What needs to be done: Below are the records. Reproduce the line that contains "ray B: direction angle 237.6245°, unit" and every line after it to the end, exactly and alone.

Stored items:
▼

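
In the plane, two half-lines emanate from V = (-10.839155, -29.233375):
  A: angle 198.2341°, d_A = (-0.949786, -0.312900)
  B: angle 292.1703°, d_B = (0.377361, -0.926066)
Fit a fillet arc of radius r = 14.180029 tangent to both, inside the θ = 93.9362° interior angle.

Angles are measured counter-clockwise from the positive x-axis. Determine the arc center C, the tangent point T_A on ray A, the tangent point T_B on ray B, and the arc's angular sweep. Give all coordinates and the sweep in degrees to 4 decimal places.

center=(-18.9754,-46.8435) T_A=(-23.4123,-33.3755) T_B=(-5.8437,-41.4925) sweep=86.0638

bisector direction at 245.2022° = (-0.419417,-0.907794)
center distance |VC| = r/sin(θ/2) = 14.180029/sin(46.9681°) = 19.398818
C = V + |VC|·bis = (-18.9754,-46.8435)
T_A = V + ((C−V)·d_A)·d_A = V + 13.2379·d_A = (-23.4123,-33.3755)
T_B = V + ((C−V)·d_B)·d_B = V + 13.2379·d_B = (-5.8437,-41.4925)
sweep = 180° − θ = 86.0638°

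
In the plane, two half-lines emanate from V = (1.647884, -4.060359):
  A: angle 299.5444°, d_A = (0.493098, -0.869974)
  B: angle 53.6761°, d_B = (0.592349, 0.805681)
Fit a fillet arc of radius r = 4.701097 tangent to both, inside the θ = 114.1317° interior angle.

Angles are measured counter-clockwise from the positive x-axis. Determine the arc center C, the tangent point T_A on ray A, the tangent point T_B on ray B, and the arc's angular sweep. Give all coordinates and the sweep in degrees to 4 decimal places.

bisector direction at 356.6102° = (0.998250,-0.059128)
center distance |VC| = r/sin(θ/2) = 4.701097/sin(57.0658°) = 5.601239
C = V + |VC|·bis = (7.2393,-4.3915)
T_A = V + ((C−V)·d_A)·d_A = V + 3.0453·d_A = (3.1495,-6.7096)
T_B = V + ((C−V)·d_B)·d_B = V + 3.0453·d_B = (3.4517,-1.6069)
sweep = 180° − θ = 65.8683°

center=(7.2393,-4.3915) T_A=(3.1495,-6.7096) T_B=(3.4517,-1.6069) sweep=65.8683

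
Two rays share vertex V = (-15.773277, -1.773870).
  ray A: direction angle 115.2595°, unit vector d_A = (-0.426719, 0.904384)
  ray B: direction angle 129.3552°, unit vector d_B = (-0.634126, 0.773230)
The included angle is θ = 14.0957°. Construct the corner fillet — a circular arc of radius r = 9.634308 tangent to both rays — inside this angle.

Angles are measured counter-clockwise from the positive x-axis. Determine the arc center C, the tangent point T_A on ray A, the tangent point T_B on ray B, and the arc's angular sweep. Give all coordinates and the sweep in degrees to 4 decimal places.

bisector direction at 122.3073° = (-0.534461,0.845193)
center distance |VC| = r/sin(θ/2) = 9.634308/sin(7.0479°) = 78.520359
C = V + |VC|·bis = (-57.7393,64.5910)
T_A = V + ((C−V)·d_A)·d_A = V + 77.9271·d_A = (-49.0262,68.7021)
T_B = V + ((C−V)·d_B)·d_B = V + 77.9271·d_B = (-65.1889,58.4816)
sweep = 180° − θ = 165.9043°

center=(-57.7393,64.5910) T_A=(-49.0262,68.7021) T_B=(-65.1889,58.4816) sweep=165.9043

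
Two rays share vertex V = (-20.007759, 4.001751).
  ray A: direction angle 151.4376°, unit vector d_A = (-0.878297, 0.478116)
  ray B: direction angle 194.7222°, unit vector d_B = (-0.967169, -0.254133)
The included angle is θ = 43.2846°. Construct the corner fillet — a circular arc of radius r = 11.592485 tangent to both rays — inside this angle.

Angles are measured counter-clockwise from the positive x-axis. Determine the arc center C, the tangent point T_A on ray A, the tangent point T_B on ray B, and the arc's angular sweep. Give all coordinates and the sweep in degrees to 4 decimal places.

center=(-51.2108,7.7888) T_A=(-45.6683,17.9705) T_B=(-48.2648,-3.4231) sweep=136.7154

bisector direction at 173.0799° = (-0.992715,0.120485)
center distance |VC| = r/sin(θ/2) = 11.592485/sin(21.6423°) = 31.432058
C = V + |VC|·bis = (-51.2108,7.7888)
T_A = V + ((C−V)·d_A)·d_A = V + 29.2162·d_A = (-45.6683,17.9705)
T_B = V + ((C−V)·d_B)·d_B = V + 29.2162·d_B = (-48.2648,-3.4231)
sweep = 180° − θ = 136.7154°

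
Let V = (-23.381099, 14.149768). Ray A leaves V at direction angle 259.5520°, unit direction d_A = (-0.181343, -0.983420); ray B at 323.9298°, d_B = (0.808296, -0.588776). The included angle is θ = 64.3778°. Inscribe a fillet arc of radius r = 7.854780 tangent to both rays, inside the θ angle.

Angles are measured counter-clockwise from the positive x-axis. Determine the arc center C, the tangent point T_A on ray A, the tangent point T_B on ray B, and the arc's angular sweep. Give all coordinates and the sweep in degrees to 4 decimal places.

center=(-17.9194,0.4537) T_A=(-25.6440,1.8781) T_B=(-13.2947,6.8027) sweep=115.6222

bisector direction at 291.7409° = (0.370410,-0.928868)
center distance |VC| = r/sin(θ/2) = 7.854780/sin(32.1889°) = 14.744881
C = V + |VC|·bis = (-17.9194,0.4537)
T_A = V + ((C−V)·d_A)·d_A = V + 12.4785·d_A = (-25.6440,1.8781)
T_B = V + ((C−V)·d_B)·d_B = V + 12.4785·d_B = (-13.2947,6.8027)
sweep = 180° − θ = 115.6222°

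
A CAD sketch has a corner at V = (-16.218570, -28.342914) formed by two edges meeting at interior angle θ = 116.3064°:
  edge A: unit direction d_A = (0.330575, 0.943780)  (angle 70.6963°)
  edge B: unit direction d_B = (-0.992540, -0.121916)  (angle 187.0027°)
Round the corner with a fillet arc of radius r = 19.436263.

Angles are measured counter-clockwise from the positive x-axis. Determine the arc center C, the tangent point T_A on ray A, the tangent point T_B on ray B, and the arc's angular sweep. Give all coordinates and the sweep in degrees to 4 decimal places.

bisector direction at 128.8495° = (-0.627277,0.778796)
center distance |VC| = r/sin(θ/2) = 19.436263/sin(58.1532°) = 22.880674
C = V + |VC|·bis = (-30.5711,-10.5235)
T_A = V + ((C−V)·d_A)·d_A = V + 12.0730·d_A = (-12.2275,-16.9487)
T_B = V + ((C−V)·d_B)·d_B = V + 12.0730·d_B = (-28.2015,-29.8148)
sweep = 180° − θ = 63.6936°

center=(-30.5711,-10.5235) T_A=(-12.2275,-16.9487) T_B=(-28.2015,-29.8148) sweep=63.6936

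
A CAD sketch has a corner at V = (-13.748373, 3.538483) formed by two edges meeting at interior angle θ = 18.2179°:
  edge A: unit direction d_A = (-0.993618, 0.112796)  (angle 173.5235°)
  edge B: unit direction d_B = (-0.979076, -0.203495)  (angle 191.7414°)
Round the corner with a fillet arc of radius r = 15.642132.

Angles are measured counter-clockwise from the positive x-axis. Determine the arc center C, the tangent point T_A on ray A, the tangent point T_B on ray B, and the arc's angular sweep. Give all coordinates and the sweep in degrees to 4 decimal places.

bisector direction at 182.6325° = (-0.998945,-0.045929)
center distance |VC| = r/sin(θ/2) = 15.642132/sin(9.1090°) = 98.805534
C = V + |VC|·bis = (-112.4496,-0.9995)
T_A = V + ((C−V)·d_A)·d_A = V + 97.5595·d_A = (-110.6853,14.5428)
T_B = V + ((C−V)·d_B)·d_B = V + 97.5595·d_B = (-109.2665,-16.3144)
sweep = 180° − θ = 161.7821°

center=(-112.4496,-0.9995) T_A=(-110.6853,14.5428) T_B=(-109.2665,-16.3144) sweep=161.7821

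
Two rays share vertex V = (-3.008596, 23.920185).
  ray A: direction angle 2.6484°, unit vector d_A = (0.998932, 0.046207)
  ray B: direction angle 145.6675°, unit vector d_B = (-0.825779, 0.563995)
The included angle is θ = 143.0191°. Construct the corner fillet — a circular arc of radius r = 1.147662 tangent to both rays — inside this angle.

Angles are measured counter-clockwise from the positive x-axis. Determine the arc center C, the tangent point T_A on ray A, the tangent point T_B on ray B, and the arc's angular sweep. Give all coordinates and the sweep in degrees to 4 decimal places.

center=(-2.6782,25.0844) T_A=(-2.6252,23.9379) T_B=(-3.3255,24.1366) sweep=36.9809

bisector direction at 74.1579° = (0.272986,0.962018)
center distance |VC| = r/sin(θ/2) = 1.147662/sin(71.5096°) = 1.210133
C = V + |VC|·bis = (-2.6782,25.0844)
T_A = V + ((C−V)·d_A)·d_A = V + 0.3838·d_A = (-2.6252,23.9379)
T_B = V + ((C−V)·d_B)·d_B = V + 0.3838·d_B = (-3.3255,24.1366)
sweep = 180° − θ = 36.9809°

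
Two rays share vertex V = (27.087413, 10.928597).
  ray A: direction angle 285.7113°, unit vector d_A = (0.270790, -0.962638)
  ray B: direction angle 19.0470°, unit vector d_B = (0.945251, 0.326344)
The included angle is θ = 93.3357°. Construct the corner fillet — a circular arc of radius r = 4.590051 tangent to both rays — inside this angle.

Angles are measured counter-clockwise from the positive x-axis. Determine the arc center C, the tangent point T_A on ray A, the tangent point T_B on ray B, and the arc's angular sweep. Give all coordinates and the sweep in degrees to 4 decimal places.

bisector direction at 332.3791° = (0.886035,-0.463618)
center distance |VC| = r/sin(θ/2) = 4.590051/sin(46.6679°) = 6.310322
C = V + |VC|·bis = (32.6786,8.0030)
T_A = V + ((C−V)·d_A)·d_A = V + 4.3303·d_A = (28.2600,6.7601)
T_B = V + ((C−V)·d_B)·d_B = V + 4.3303·d_B = (31.1806,12.3418)
sweep = 180° − θ = 86.6643°

center=(32.6786,8.0030) T_A=(28.2600,6.7601) T_B=(31.1806,12.3418) sweep=86.6643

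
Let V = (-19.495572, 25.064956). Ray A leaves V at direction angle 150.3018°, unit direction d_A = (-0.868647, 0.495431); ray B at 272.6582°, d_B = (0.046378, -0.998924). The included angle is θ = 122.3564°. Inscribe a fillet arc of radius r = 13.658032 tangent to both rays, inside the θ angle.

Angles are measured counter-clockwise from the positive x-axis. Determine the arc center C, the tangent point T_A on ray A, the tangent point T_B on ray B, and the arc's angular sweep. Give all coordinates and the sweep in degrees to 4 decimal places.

center=(-32.7904,16.9243) T_A=(-26.0237,28.7883) T_B=(-19.1470,17.5577) sweep=57.6436

bisector direction at 211.4800° = (-0.852822,-0.522201)
center distance |VC| = r/sin(θ/2) = 13.658032/sin(61.1782°) = 15.589166
C = V + |VC|·bis = (-32.7904,16.9243)
T_A = V + ((C−V)·d_A)·d_A = V + 7.5153·d_A = (-26.0237,28.7883)
T_B = V + ((C−V)·d_B)·d_B = V + 7.5153·d_B = (-19.1470,17.5577)
sweep = 180° − θ = 57.6436°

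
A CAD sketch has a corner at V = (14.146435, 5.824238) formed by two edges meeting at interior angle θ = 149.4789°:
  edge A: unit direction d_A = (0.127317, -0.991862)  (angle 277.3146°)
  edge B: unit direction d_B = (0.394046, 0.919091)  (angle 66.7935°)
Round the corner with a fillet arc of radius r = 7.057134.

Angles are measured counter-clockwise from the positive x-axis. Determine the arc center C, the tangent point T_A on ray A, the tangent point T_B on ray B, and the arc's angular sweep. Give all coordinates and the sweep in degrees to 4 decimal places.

bisector direction at 352.0540° = (0.990399,-0.138239)
center distance |VC| = r/sin(θ/2) = 7.057134/sin(74.7395°) = 7.315072
C = V + |VC|·bis = (21.3913,4.8130)
T_A = V + ((C−V)·d_A)·d_A = V + 1.9254·d_A = (14.3916,3.9145)
T_B = V + ((C−V)·d_B)·d_B = V + 1.9254·d_B = (14.9051,7.5938)
sweep = 180° − θ = 30.5211°

center=(21.3913,4.8130) T_A=(14.3916,3.9145) T_B=(14.9051,7.5938) sweep=30.5211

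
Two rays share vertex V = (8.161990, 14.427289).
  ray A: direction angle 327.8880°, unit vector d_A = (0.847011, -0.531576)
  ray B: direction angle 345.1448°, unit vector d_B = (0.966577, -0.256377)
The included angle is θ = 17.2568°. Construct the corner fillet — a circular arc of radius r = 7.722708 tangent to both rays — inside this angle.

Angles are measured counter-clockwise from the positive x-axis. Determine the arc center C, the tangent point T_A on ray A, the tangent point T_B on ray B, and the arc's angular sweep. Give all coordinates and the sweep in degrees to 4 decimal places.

center=(55.3744,-6.0852) T_A=(51.2692,-12.6264) T_B=(57.3544,1.3794) sweep=162.7432

bisector direction at 336.5164° = (0.917174,-0.398487)
center distance |VC| = r/sin(θ/2) = 7.722708/sin(8.6284°) = 51.475995
C = V + |VC|·bis = (55.3744,-6.0852)
T_A = V + ((C−V)·d_A)·d_A = V + 50.8934·d_A = (51.2692,-12.6264)
T_B = V + ((C−V)·d_B)·d_B = V + 50.8934·d_B = (57.3544,1.3794)
sweep = 180° − θ = 162.7432°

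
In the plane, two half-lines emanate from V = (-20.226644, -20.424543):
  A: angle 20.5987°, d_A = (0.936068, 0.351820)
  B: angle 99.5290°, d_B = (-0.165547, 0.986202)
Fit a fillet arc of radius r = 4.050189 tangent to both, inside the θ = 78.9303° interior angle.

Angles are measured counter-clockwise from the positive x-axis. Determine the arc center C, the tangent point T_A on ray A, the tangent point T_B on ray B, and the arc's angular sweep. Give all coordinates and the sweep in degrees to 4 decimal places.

bisector direction at 60.0639° = (0.499035,0.866582)
center distance |VC| = r/sin(θ/2) = 4.050189/sin(39.4652°) = 6.372142
C = V + |VC|·bis = (-17.0467,-14.9026)
T_A = V + ((C−V)·d_A)·d_A = V + 4.9194·d_A = (-15.6218,-18.6938)
T_B = V + ((C−V)·d_B)·d_B = V + 4.9194·d_B = (-21.0410,-15.5731)
sweep = 180° − θ = 101.0697°

center=(-17.0467,-14.9026) T_A=(-15.6218,-18.6938) T_B=(-21.0410,-15.5731) sweep=101.0697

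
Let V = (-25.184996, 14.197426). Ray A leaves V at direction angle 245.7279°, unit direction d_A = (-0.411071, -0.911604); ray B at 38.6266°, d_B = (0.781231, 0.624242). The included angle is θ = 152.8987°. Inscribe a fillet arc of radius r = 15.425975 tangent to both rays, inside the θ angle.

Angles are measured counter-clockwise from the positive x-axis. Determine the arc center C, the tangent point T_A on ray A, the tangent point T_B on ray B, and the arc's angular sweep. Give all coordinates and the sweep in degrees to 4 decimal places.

bisector direction at 322.1773° = (0.789912,-0.613221)
center distance |VC| = r/sin(θ/2) = 15.425975/sin(76.4493°) = 15.867681
C = V + |VC|·bis = (-12.6509,4.4670)
T_A = V + ((C−V)·d_A)·d_A = V + 3.7179·d_A = (-26.7133,10.8082)
T_B = V + ((C−V)·d_B)·d_B = V + 3.7179·d_B = (-22.2805,16.5183)
sweep = 180° − θ = 27.1013°

center=(-12.6509,4.4670) T_A=(-26.7133,10.8082) T_B=(-22.2805,16.5183) sweep=27.1013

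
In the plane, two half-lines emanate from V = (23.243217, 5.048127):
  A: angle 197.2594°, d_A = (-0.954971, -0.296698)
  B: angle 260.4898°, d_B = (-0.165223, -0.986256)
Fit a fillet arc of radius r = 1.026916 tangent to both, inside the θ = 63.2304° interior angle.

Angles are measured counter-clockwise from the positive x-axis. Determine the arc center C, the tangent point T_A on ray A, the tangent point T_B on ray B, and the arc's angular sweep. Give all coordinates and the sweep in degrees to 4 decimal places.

bisector direction at 228.8746° = (-0.657709,-0.753272)
center distance |VC| = r/sin(θ/2) = 1.026916/sin(31.6152°) = 1.958971
C = V + |VC|·bis = (21.9548,3.5725)
T_A = V + ((C−V)·d_A)·d_A = V + 1.6682·d_A = (21.6501,4.5532)
T_B = V + ((C−V)·d_B)·d_B = V + 1.6682·d_B = (22.9676,3.4028)
sweep = 180° − θ = 116.7696°

center=(21.9548,3.5725) T_A=(21.6501,4.5532) T_B=(22.9676,3.4028) sweep=116.7696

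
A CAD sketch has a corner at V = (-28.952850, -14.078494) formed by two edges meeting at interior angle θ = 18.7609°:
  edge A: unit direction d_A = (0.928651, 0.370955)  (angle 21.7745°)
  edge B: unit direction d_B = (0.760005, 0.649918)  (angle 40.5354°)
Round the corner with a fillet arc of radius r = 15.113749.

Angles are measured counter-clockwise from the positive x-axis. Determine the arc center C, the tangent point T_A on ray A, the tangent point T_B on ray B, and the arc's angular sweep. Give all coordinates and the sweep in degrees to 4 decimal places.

bisector direction at 31.1550° = (0.855771,0.517354)
center distance |VC| = r/sin(θ/2) = 15.113749/sin(9.3804°) = 92.728461
C = V + |VC|·bis = (50.4015,33.8950)
T_A = V + ((C−V)·d_A)·d_A = V + 91.4885·d_A = (56.0080,19.8596)
T_B = V + ((C−V)·d_B)·d_B = V + 91.4885·d_B = (40.5788,45.3815)
sweep = 180° − θ = 161.2391°

center=(50.4015,33.8950) T_A=(56.0080,19.8596) T_B=(40.5788,45.3815) sweep=161.2391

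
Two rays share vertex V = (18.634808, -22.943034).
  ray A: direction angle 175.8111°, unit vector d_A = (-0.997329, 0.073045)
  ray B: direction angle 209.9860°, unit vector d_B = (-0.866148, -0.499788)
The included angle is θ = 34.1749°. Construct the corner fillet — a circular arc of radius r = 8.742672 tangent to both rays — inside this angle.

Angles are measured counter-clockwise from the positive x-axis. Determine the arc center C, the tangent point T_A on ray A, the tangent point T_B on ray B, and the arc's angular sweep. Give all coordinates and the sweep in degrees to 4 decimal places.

bisector direction at 192.8986° = (-0.974767,-0.223225)
center distance |VC| = r/sin(θ/2) = 8.742672/sin(17.0875°) = 29.754087
C = V + |VC|·bis = (-10.3685,-29.5849)
T_A = V + ((C−V)·d_A)·d_A = V + 28.4407·d_A = (-9.7299,-20.8656)
T_B = V + ((C−V)·d_B)·d_B = V + 28.4407·d_B = (-5.9990,-37.1573)
sweep = 180° − θ = 145.8251°

center=(-10.3685,-29.5849) T_A=(-9.7299,-20.8656) T_B=(-5.9990,-37.1573) sweep=145.8251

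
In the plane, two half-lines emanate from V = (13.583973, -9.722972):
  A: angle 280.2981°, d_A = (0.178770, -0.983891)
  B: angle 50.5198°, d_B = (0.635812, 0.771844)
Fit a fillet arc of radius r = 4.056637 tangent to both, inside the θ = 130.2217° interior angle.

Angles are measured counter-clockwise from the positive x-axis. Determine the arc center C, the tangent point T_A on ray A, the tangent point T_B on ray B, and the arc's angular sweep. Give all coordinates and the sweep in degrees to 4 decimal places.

center=(17.9117,-10.8495) T_A=(13.9204,-11.5747) T_B=(14.7806,-8.2703) sweep=49.7783

bisector direction at 345.4090° = (0.967749,-0.251918)
center distance |VC| = r/sin(θ/2) = 4.056637/sin(65.1108°) = 4.471978
C = V + |VC|·bis = (17.9117,-10.8495)
T_A = V + ((C−V)·d_A)·d_A = V + 1.8821·d_A = (13.9204,-11.5747)
T_B = V + ((C−V)·d_B)·d_B = V + 1.8821·d_B = (14.7806,-8.2703)
sweep = 180° − θ = 49.7783°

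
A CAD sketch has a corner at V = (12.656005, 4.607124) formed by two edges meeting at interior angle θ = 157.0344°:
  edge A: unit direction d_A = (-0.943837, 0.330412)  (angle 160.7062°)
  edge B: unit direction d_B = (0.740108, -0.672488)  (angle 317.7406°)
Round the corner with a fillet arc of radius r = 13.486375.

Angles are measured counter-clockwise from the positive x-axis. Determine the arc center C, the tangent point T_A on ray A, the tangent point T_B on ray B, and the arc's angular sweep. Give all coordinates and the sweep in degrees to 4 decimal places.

bisector direction at 239.2234° = (-0.511692,-0.859169)
center distance |VC| = r/sin(θ/2) = 13.486375/sin(78.5172°) = 13.761825
C = V + |VC|·bis = (5.6142,-7.2166)
T_A = V + ((C−V)·d_A)·d_A = V + 2.7396·d_A = (10.0703,5.5123)
T_B = V + ((C−V)·d_B)·d_B = V + 2.7396·d_B = (14.6836,2.7648)
sweep = 180° − θ = 22.9656°

center=(5.6142,-7.2166) T_A=(10.0703,5.5123) T_B=(14.6836,2.7648) sweep=22.9656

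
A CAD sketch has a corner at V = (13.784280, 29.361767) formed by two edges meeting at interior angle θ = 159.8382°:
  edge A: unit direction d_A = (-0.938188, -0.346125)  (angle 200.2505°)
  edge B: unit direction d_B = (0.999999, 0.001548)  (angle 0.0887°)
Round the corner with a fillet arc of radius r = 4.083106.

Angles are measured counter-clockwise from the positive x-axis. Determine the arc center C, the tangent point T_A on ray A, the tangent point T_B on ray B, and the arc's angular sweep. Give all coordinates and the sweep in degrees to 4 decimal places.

center=(14.5165,25.2798) T_A=(13.1032,29.1105) T_B=(14.5102,29.3629) sweep=20.1618

bisector direction at 280.1696° = (0.176563,-0.984289)
center distance |VC| = r/sin(θ/2) = 4.083106/sin(79.9191°) = 4.147131
C = V + |VC|·bis = (14.5165,25.2798)
T_A = V + ((C−V)·d_A)·d_A = V + 0.7259·d_A = (13.1032,29.1105)
T_B = V + ((C−V)·d_B)·d_B = V + 0.7259·d_B = (14.5102,29.3629)
sweep = 180° − θ = 20.1618°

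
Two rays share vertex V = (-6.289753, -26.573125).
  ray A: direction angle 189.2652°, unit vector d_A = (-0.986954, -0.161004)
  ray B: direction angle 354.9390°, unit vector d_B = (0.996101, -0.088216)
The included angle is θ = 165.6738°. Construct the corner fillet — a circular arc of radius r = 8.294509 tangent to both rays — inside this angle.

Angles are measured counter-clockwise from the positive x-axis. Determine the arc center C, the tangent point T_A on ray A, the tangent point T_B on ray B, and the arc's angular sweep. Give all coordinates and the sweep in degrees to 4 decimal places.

center=(-5.9831,-34.9273) T_A=(-7.3186,-26.7410) T_B=(-5.2514,-26.6651) sweep=14.3262

bisector direction at 272.1021° = (0.036680,-0.999327)
center distance |VC| = r/sin(θ/2) = 8.294509/sin(82.8369°) = 8.359755
C = V + |VC|·bis = (-5.9831,-34.9273)
T_A = V + ((C−V)·d_A)·d_A = V + 1.0424·d_A = (-7.3186,-26.7410)
T_B = V + ((C−V)·d_B)·d_B = V + 1.0424·d_B = (-5.2514,-26.6651)
sweep = 180° − θ = 14.3262°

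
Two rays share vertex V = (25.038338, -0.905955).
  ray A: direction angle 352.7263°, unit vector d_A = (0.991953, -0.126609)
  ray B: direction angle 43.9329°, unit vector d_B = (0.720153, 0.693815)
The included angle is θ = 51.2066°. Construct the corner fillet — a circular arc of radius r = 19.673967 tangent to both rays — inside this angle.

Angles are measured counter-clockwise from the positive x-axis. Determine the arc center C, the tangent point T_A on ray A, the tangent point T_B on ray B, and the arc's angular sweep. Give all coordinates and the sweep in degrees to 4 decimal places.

center=(68.2555,13.4115) T_A=(65.7646,-6.1041) T_B=(54.6054,27.5798) sweep=128.7934

bisector direction at 18.3296° = (0.949263,0.314483)
center distance |VC| = r/sin(θ/2) = 19.673967/sin(25.6033°) = 45.527080
C = V + |VC|·bis = (68.2555,13.4115)
T_A = V + ((C−V)·d_A)·d_A = V + 41.0567·d_A = (65.7646,-6.1041)
T_B = V + ((C−V)·d_B)·d_B = V + 41.0567·d_B = (54.6054,27.5798)
sweep = 180° − θ = 128.7934°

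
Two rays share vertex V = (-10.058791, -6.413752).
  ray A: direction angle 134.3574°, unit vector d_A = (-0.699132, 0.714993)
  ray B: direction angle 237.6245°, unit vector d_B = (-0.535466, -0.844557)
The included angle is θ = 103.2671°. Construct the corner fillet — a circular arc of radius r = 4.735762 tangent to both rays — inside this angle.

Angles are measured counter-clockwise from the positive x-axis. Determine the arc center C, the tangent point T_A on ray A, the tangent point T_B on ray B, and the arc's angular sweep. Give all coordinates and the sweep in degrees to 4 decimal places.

center=(-16.0659,-7.0442) T_A=(-12.6798,-3.7332) T_B=(-12.0663,-9.5800) sweep=76.7329

bisector direction at 185.9910° = (-0.994538,-0.104371)
center distance |VC| = r/sin(θ/2) = 4.735762/sin(51.6335°) = 6.040073
C = V + |VC|·bis = (-16.0659,-7.0442)
T_A = V + ((C−V)·d_A)·d_A = V + 3.7490·d_A = (-12.6798,-3.7332)
T_B = V + ((C−V)·d_B)·d_B = V + 3.7490·d_B = (-12.0663,-9.5800)
sweep = 180° − θ = 76.7329°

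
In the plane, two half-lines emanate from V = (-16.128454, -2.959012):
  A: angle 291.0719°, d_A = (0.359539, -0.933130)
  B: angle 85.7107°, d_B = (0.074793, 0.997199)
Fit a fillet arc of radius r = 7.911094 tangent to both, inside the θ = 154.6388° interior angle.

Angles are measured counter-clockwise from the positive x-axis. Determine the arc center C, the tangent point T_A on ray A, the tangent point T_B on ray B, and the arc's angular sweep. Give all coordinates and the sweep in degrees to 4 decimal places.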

▲

Response area:
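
  ray B: direction angle 237.6245°, unit vector d_B = (-0.535466, -0.844557)
The included angle is θ = 103.2671°. Construct the corner fillet — a circular arc of radius r = 4.735762 tangent to both rays — inside this angle.

Angles are measured counter-clockwise from the positive x-axis. Determine the arc center C, the tangent point T_A on ray A, the tangent point T_B on ray B, and the arc's angular sweep. Give all coordinates and the sweep in degrees to 4 decimal places.

center=(-16.0659,-7.0442) T_A=(-12.6798,-3.7332) T_B=(-12.0663,-9.5800) sweep=76.7329

bisector direction at 185.9910° = (-0.994538,-0.104371)
center distance |VC| = r/sin(θ/2) = 4.735762/sin(51.6335°) = 6.040073
C = V + |VC|·bis = (-16.0659,-7.0442)
T_A = V + ((C−V)·d_A)·d_A = V + 3.7490·d_A = (-12.6798,-3.7332)
T_B = V + ((C−V)·d_B)·d_B = V + 3.7490·d_B = (-12.0663,-9.5800)
sweep = 180° − θ = 76.7329°

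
In the plane, two half-lines emanate from V = (-16.128454, -2.959012):
  A: angle 291.0719°, d_A = (0.359539, -0.933130)
  B: angle 85.7107°, d_B = (0.074793, 0.997199)
Fit a fillet arc of radius r = 7.911094 tangent to both, inside the θ = 154.6388° interior angle.

Angles are measured counter-clockwise from the positive x-axis. Determine the arc center C, the tangent point T_A on ray A, the tangent point T_B on ray B, and the arc's angular sweep. Give all coordinates and the sweep in degrees to 4 decimal places.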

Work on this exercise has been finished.